Exercise instructions: Copy out all the entries shown below, exactly as they appear.

Provided data:

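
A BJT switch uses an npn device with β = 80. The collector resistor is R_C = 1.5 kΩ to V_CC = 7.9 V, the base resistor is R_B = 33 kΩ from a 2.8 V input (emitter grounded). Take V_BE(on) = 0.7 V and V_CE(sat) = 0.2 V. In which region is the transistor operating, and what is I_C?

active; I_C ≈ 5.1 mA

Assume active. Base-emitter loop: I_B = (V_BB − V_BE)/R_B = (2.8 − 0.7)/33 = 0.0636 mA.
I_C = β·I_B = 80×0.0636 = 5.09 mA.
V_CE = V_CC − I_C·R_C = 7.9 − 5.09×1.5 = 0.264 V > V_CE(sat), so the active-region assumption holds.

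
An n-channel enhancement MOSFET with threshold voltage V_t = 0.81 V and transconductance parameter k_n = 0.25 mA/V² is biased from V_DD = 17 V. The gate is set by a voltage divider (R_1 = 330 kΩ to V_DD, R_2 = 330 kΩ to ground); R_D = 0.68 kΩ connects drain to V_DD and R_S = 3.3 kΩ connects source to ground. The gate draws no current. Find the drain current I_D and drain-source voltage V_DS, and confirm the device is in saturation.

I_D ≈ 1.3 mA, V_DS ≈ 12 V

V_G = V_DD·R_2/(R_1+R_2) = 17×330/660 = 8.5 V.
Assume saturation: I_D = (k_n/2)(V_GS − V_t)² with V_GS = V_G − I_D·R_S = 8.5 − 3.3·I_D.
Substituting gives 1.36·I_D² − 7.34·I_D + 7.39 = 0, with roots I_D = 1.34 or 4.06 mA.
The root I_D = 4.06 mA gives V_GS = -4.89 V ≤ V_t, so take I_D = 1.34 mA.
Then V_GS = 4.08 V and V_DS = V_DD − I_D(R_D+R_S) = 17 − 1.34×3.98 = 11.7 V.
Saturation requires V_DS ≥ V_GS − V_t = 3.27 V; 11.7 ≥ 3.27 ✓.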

Your solution:
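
A BJT switch uses an npn device with β = 80. The collector resistor is R_C = 1.5 kΩ to V_CC = 7.9 V, the base resistor is R_B = 33 kΩ from a 2.8 V input (emitter grounded). Take V_BE(on) = 0.7 V and V_CE(sat) = 0.2 V. In which region is the transistor operating, and what is I_C?

active; I_C ≈ 5.1 mA

Assume active. Base-emitter loop: I_B = (V_BB − V_BE)/R_B = (2.8 − 0.7)/33 = 0.0636 mA.
I_C = β·I_B = 80×0.0636 = 5.09 mA.
V_CE = V_CC − I_C·R_C = 7.9 − 5.09×1.5 = 0.264 V > V_CE(sat), so the active-region assumption holds.

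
An n-channel enhancement MOSFET with threshold voltage V_t = 0.81 V and transconductance parameter k_n = 0.25 mA/V² is biased from V_DD = 17 V. The gate is set by a voltage divider (R_1 = 330 kΩ to V_DD, R_2 = 330 kΩ to ground); R_D = 0.68 kΩ connects drain to V_DD and R_S = 3.3 kΩ connects source to ground. The gate draws no current. Find the drain current I_D and drain-source voltage V_DS, and confirm the device is in saturation.

I_D ≈ 1.3 mA, V_DS ≈ 12 V

V_G = V_DD·R_2/(R_1+R_2) = 17×330/660 = 8.5 V.
Assume saturation: I_D = (k_n/2)(V_GS − V_t)² with V_GS = V_G − I_D·R_S = 8.5 − 3.3·I_D.
Substituting gives 1.36·I_D² − 7.34·I_D + 7.39 = 0, with roots I_D = 1.34 or 4.06 mA.
The root I_D = 4.06 mA gives V_GS = -4.89 V ≤ V_t, so take I_D = 1.34 mA.
Then V_GS = 4.08 V and V_DS = V_DD − I_D(R_D+R_S) = 17 − 1.34×3.98 = 11.7 V.
Saturation requires V_DS ≥ V_GS − V_t = 3.27 V; 11.7 ≥ 3.27 ✓.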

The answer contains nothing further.